▶ _Saved entries_:

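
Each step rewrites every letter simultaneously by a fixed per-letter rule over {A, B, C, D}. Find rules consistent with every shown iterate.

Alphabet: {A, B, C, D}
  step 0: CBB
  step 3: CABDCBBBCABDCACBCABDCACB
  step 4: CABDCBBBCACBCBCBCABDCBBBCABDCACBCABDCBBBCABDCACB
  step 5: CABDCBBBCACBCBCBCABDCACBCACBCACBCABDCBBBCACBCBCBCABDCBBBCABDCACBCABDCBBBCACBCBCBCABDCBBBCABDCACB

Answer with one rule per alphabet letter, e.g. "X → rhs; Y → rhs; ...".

  step 4 ⇒ step 5: CABDCBBBCACBCBCBCABDCBBBCABDCACBCABDCBBBCABDCACB ⇒ CA·BD·CB·BB·CA·CB·CB·CB·CA·BD·CA·CB·CA·CB·CA·CB·CA·BD·CB·BB·CA·CB·CB·CB·CA·BD·CB·BB·CA·BD·CA·CB·CA·BD·CB·BB·CA·CB·CB·CB·CA·BD·CB·BB·CA·BD·CA·CB
    A ↦ BD
    B ↦ CB
    C ↦ CA
    D ↦ BB

A->BD, B->CB, C->CA, D->BB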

▶ _What to do_: All lines from the one containing "step 3: CABDCBBBCABDCACBCABDCACB" through the end of the records, both ends included, are to be quoted exactly; please add nothing else.

▶ _Task result_:
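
  step 3: CABDCBBBCABDCACBCABDCACB
  step 4: CABDCBBBCACBCBCBCABDCBBBCABDCACBCABDCBBBCABDCACB
  step 5: CABDCBBBCACBCBCBCABDCACBCACBCACBCABDCBBBCACBCBCBCABDCBBBCABDCACBCABDCBBBCACBCBCBCABDCBBBCABDCACB

Answer with one rule per alphabet letter, e.g. "X → rhs; Y → rhs; ...".

  step 4 ⇒ step 5: CABDCBBBCACBCBCBCABDCBBBCABDCACBCABDCBBBCABDCACB ⇒ CA·BD·CB·BB·CA·CB·CB·CB·CA·BD·CA·CB·CA·CB·CA·CB·CA·BD·CB·BB·CA·CB·CB·CB·CA·BD·CB·BB·CA·BD·CA·CB·CA·BD·CB·BB·CA·CB·CB·CB·CA·BD·CB·BB·CA·BD·CA·CB
    A ↦ BD
    B ↦ CB
    C ↦ CA
    D ↦ BB

A->BD, B->CB, C->CA, D->BB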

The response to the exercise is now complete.